Task brief: In the entries below, find every line holding the string "accounts" and collect it.

Stored data:
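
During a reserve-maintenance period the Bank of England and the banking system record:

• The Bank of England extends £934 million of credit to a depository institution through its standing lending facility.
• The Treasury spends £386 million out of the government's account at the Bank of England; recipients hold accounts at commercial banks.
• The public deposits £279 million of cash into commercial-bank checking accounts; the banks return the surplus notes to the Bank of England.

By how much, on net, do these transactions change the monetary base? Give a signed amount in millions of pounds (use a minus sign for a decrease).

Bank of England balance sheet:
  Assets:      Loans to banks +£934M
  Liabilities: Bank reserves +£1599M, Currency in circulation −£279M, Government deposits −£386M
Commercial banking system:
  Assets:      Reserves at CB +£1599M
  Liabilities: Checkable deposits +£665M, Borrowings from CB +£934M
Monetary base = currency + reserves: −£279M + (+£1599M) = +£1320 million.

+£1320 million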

Task output:
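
• The Treasury spends £386 million out of the government's account at the Bank of England; recipients hold accounts at commercial banks.
• The public deposits £279 million of cash into commercial-bank checking accounts; the banks return the surplus notes to the Bank of England.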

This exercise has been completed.